Your task
The records below hold a stretch from the line with "We are given" through the line with "Income → Ability"; return exactly those lines, ends included, and nothing more.

Top of Exercise inputs

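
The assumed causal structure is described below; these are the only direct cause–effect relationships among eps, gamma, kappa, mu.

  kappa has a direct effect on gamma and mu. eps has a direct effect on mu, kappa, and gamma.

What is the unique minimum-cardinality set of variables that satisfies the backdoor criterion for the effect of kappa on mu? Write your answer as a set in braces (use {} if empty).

Variables eligible for adjustment (non-descendants of kappa, excluding kappa and mu): {eps}.
Backdoor paths from kappa to mu:
  P1: kappa <- eps -> mu
The empty set is not sufficient: P1 (kappa <- eps -> mu) has no collider blocking it and no conditioned non-collider, so it is open.
Try {eps}:
  P1: blocked at fork node eps ∈ conditioning set.
{eps} contains no descendant of kappa and blocks every backdoor path.
{eps} is the unique smallest valid adjustment set.

{eps}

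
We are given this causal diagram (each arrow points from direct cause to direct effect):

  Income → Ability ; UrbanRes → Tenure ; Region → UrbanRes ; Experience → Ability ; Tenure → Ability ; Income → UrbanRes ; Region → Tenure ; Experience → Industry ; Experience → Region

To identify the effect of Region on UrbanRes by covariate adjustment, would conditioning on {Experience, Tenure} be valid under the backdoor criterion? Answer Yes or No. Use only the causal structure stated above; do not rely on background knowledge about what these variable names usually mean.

Backdoor paths from Region to UrbanRes (paths whose first edge points into Region):
  P1: Region <- Experience -> Ability <- Income -> UrbanRes
  P2: Region <- Experience -> Ability <- Tenure <- UrbanRes
Condition 1 (no descendant of Region in the set): FAILS — Tenure is a descendant of Region.
Condition 2 (every backdoor path blocked by {Experience, Tenure}):
  P1: blocked at fork node Experience ∈ conditioning set.
  P2: blocked at fork node Experience ∈ conditioning set.
{Experience, Tenure} does not satisfy the backdoor criterion.

No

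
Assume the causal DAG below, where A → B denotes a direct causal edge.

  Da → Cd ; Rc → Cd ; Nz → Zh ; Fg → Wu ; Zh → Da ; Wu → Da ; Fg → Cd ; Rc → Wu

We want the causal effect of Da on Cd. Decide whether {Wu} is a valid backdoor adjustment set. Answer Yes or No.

Yes

Backdoor paths from Da to Cd (paths whose first edge points into Da):
  P1: Da <- Wu <- Rc -> Cd
  P2: Da <- Wu <- Fg -> Cd
Condition 1 (no descendant of Da in the set): holds — descendants of Da are {Cd}; none are in {Wu}.
Condition 2 (every backdoor path blocked by {Wu}):
  P1: blocked at chain node Wu ∈ conditioning set.
  P2: blocked at chain node Wu ∈ conditioning set.
{Wu} satisfies the backdoor criterion.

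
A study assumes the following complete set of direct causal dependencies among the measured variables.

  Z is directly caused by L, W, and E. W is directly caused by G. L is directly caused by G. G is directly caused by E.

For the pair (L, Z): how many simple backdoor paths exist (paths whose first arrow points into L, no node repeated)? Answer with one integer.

2

A backdoor path from L to Z is any simple undirected path whose first edge points into L (i.e. leaves L via a parent).
Parents of L: {G}.
Enumerating:
  P1: L <- G <- E -> Z
  P2: L <- G -> W -> Z
That exhausts the simple backdoor paths. Count: 2.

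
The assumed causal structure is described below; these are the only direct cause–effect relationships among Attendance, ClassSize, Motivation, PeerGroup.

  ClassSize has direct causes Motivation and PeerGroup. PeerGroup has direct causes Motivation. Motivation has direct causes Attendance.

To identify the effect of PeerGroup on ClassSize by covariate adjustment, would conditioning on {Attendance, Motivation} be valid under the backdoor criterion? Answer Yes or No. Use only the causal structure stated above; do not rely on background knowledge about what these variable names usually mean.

Backdoor paths from PeerGroup to ClassSize (paths whose first edge points into PeerGroup):
  P1: PeerGroup <- Motivation -> ClassSize
Condition 1 (no descendant of PeerGroup in the set): holds — descendants of PeerGroup are {ClassSize}; none are in {Attendance, Motivation}.
Condition 2 (every backdoor path blocked by {Attendance, Motivation}):
  P1: blocked at fork node Motivation ∈ conditioning set.
{Attendance, Motivation} satisfies the backdoor criterion.

Yes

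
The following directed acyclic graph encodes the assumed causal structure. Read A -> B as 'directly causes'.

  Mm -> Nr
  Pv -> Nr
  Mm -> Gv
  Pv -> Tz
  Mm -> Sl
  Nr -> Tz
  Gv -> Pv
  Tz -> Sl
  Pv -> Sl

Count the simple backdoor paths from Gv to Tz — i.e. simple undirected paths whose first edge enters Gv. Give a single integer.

A backdoor path from Gv to Tz is any simple undirected path whose first edge points into Gv (i.e. leaves Gv via a parent).
Parents of Gv: {Mm}.
Enumerating:
  P1: Gv <- Mm -> Nr <- Pv -> Tz
  P2: Gv <- Mm -> Nr <- Pv -> Sl <- Tz
  P3: Gv <- Mm -> Nr -> Tz
  P4: Gv <- Mm -> Sl <- Pv -> Nr -> Tz
  P5: Gv <- Mm -> Sl <- Pv -> Tz
  P6: Gv <- Mm -> Sl <- Tz
That exhausts the simple backdoor paths. Count: 6.

6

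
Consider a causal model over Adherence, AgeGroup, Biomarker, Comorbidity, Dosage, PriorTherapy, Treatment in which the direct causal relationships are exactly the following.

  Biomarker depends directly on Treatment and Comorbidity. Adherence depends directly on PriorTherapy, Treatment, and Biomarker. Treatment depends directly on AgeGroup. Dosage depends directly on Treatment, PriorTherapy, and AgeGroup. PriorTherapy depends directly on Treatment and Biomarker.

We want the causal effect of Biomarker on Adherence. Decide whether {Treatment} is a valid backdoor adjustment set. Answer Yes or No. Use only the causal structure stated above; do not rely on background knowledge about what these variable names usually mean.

Yes

Backdoor paths from Biomarker to Adherence (paths whose first edge points into Biomarker):
  P1: Biomarker <- Treatment <- AgeGroup -> Dosage <- PriorTherapy -> Adherence
  P2: Biomarker <- Treatment -> PriorTherapy -> Adherence
  P3: Biomarker <- Treatment -> Dosage <- PriorTherapy -> Adherence
  P4: Biomarker <- Treatment -> Adherence
Condition 1 (no descendant of Biomarker in the set): holds — descendants of Biomarker are {Adherence, Dosage, PriorTherapy}; none are in {Treatment}.
Condition 2 (every backdoor path blocked by {Treatment}):
  P1: blocked at chain node Treatment ∈ conditioning set.
  P2: blocked at fork node Treatment ∈ conditioning set.
  P3: blocked at fork node Treatment ∈ conditioning set.
  P4: blocked at fork node Treatment ∈ conditioning set.
{Treatment} satisfies the backdoor criterion.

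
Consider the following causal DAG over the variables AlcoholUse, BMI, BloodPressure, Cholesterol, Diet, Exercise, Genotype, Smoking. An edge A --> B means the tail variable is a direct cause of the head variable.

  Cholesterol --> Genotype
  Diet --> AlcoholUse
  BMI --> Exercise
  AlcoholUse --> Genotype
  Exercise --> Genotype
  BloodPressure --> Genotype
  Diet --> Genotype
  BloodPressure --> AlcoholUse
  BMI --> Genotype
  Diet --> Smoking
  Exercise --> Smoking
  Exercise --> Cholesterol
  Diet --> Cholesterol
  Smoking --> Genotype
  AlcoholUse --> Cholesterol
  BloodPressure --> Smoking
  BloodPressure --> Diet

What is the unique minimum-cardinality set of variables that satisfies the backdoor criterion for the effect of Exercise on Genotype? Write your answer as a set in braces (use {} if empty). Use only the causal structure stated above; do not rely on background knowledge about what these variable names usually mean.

Variables eligible for adjustment (non-descendants of Exercise, excluding Exercise and Genotype): {AlcoholUse, BMI, BloodPressure, Diet}.
Backdoor paths from Exercise to Genotype:
  P1: Exercise <- BMI -> Genotype
The empty set is not sufficient: P1 (Exercise <- BMI -> Genotype) has no collider blocking it and no conditioned non-collider, so it is open.
Try {BMI}:
  P1: blocked at fork node BMI ∈ conditioning set.
{BMI} contains no descendant of Exercise and blocks every backdoor path.
No other singleton works — e.g. {BloodPressure} leaves P1 open — so {BMI} is the unique smallest valid adjustment set.

{BMI}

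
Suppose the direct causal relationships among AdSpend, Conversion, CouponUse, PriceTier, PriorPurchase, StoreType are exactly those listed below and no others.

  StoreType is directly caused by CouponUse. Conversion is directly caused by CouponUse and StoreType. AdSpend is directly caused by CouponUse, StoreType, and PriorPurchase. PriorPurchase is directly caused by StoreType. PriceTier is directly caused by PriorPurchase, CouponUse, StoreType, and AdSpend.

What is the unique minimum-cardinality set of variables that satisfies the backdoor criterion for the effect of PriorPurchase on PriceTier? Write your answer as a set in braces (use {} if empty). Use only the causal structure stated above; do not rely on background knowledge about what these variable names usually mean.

{StoreType}

Variables eligible for adjustment (non-descendants of PriorPurchase, excluding PriorPurchase and PriceTier): {Conversion, CouponUse, StoreType}.
Backdoor paths from PriorPurchase to PriceTier:
  P1: PriorPurchase <- StoreType <- CouponUse -> AdSpend -> PriceTier
  P2: PriorPurchase <- StoreType <- CouponUse -> PriceTier
  P3: PriorPurchase <- StoreType -> Conversion <- CouponUse -> AdSpend -> PriceTier
  P4: PriorPurchase <- StoreType -> Conversion <- CouponUse -> PriceTier
  P5: PriorPurchase <- StoreType -> AdSpend <- CouponUse -> PriceTier
  P6: PriorPurchase <- StoreType -> AdSpend -> PriceTier
  P7: PriorPurchase <- StoreType -> PriceTier
The empty set is not sufficient: P1 (PriorPurchase <- StoreType <- CouponUse -> AdSpend -> PriceTier) has no collider blocking it and no conditioned non-collider, so it is open.
Try {StoreType}:
  P1: blocked at chain node StoreType ∈ conditioning set.
  P2: blocked at chain node StoreType ∈ conditioning set.
  P3: blocked at fork node StoreType ∈ conditioning set.
  P4: blocked at fork node StoreType ∈ conditioning set.
  P5: blocked at fork node StoreType ∈ conditioning set.
  P6: blocked at fork node StoreType ∈ conditioning set.
  P7: blocked at fork node StoreType ∈ conditioning set.
{StoreType} contains no descendant of PriorPurchase and blocks every backdoor path.
No other singleton works — e.g. {CouponUse} leaves P6 open — so {StoreType} is the unique smallest valid adjustment set.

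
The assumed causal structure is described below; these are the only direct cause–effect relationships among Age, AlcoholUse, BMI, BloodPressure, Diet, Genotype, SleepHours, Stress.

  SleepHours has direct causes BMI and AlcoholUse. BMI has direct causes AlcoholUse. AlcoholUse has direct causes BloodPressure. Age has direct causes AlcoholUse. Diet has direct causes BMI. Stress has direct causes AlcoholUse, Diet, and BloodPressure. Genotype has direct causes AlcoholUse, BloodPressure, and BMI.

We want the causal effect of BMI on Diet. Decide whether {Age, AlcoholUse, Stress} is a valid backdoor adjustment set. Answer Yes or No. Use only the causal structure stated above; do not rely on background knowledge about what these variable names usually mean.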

Bottom of Exercise inputs

Reply to the exercise
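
We are given this causal diagram (each arrow points from direct cause to direct effect):

  Income → Ability ; UrbanRes → Tenure ; Region → UrbanRes ; Experience → Ability ; Tenure → Ability ; Income → UrbanRes ; Region → Tenure ; Experience → Industry ; Experience → Region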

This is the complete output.